Records contained in a dataset:

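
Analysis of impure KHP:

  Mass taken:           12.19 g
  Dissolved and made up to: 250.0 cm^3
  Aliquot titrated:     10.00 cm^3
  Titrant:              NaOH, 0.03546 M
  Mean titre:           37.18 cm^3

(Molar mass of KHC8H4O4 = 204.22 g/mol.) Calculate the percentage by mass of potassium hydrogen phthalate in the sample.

KHC8H4O4 + NaOH → KNaC8H4O4 + H2O
n(NaOH) per titration = 0.03718 × 0.03546 = 1.318 × 10^-3 mol
n(KHC8H4O4) in each aliquot = 1.318 × 10^-3 mol (1:1 ratio)
n(KHC8H4O4) in the whole flask = 1.318 × 10^-3 × 250.0/10.00 = 0.03296 mol
mass of KHC8H4O4 = 0.03296 × 204.22 = 6.731 g
% KHC8H4O4 = 6.731 / 12.19 × 100 = 55.22 %

55.22 %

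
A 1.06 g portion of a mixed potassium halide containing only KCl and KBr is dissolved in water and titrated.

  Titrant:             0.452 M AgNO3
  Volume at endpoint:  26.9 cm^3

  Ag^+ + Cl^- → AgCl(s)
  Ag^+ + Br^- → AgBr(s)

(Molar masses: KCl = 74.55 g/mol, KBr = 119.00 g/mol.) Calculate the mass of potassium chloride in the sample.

0.649 g

n(AgNO3) = 0.0269 × 0.452 = 0.0122 mol
Let x = n(KCl), y = n(KBr).
Titrant: 1x + 1y = 0.0122;  mass: 74.55x + 119.00y = 1.06
Solving, x = 8.70 × 10^-3 mol, y = 3.45 × 10^-3 mol
mass of KCl = 8.70 × 10^-3 × 74.55 = 0.649 g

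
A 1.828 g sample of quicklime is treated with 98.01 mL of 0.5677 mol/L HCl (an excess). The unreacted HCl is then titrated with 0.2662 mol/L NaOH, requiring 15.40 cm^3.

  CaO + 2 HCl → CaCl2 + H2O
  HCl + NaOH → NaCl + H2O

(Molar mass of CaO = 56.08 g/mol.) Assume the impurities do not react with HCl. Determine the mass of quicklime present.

n(HCl) added = 0.09801 × 0.5677 = 0.05564 mol
n(NaOH) used in back-titration = 0.01540 × 0.2662 = 4.099 × 10^-3 mol
n(HCl) left over = 4.099 × 10^-3 mol (1:1 ratio)
n(HCl) consumed by analyte = 0.05564 − 4.099 × 10^-3 = 0.05154 mol
From the 1:2 ratio, n(CaO) = 1/2 × 0.05154 = 0.02577 mol
mass of CaO = 0.02577 × 56.08 = 1.445 g

1.445 g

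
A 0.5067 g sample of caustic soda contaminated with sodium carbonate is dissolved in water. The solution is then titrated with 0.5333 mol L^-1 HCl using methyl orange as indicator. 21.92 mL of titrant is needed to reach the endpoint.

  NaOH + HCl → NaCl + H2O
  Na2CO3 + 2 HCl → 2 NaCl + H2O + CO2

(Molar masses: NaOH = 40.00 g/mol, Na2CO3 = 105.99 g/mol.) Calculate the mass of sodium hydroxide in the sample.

0.3472 g

n(HCl) = 0.02192 × 0.5333 = 0.01169 mol
Let x = n(NaOH), y = n(Na2CO3).
Titrant: 1x + 2y = 0.01169;  mass: 40.00x + 105.99y = 0.5067
Solving, x = 8.681 × 10^-3 mol, y = 1.505 × 10^-3 mol
mass of NaOH = 8.681 × 10^-3 × 40.00 = 0.3472 g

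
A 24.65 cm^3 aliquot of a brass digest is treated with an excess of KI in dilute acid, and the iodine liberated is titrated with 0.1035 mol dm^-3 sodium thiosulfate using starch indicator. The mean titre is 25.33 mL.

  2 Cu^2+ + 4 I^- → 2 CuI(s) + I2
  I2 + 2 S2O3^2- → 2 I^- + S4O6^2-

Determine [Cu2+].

n(S2O3^2-) = 0.02533 × 0.1035 = 2.622 × 10^-3 mol
n(I2) = n(S2O3^2-)/2 = 1.311 × 10^-3 mol
From the 2:1 ratio, n(Cu2+) in the aliquot = 2/1 × 1.311 × 10^-3 = 2.622 × 10^-3 mol
[Cu2+] = 2.622 × 10^-3 / 0.02465 = 0.1064 mol/L

0.1064 mol/L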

Problem description
Repeat, exactly as they stand above, the lines from the line with "(Molar masses: KCl" to the line with "HCl + NaOH → NaCl + H2O", both lines included.

Result of this exercise
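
(Molar masses: KCl = 74.55 g/mol, KBr = 119.00 g/mol.) Calculate the mass of potassium chloride in the sample.

0.649 g

n(AgNO3) = 0.0269 × 0.452 = 0.0122 mol
Let x = n(KCl), y = n(KBr).
Titrant: 1x + 1y = 0.0122;  mass: 74.55x + 119.00y = 1.06
Solving, x = 8.70 × 10^-3 mol, y = 3.45 × 10^-3 mol
mass of KCl = 8.70 × 10^-3 × 74.55 = 0.649 g

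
A 1.828 g sample of quicklime is treated with 98.01 mL of 0.5677 mol/L HCl (an excess). The unreacted HCl is then titrated with 0.2662 mol/L NaOH, requiring 15.40 cm^3.

  CaO + 2 HCl → CaCl2 + H2O
  HCl + NaOH → NaCl + H2O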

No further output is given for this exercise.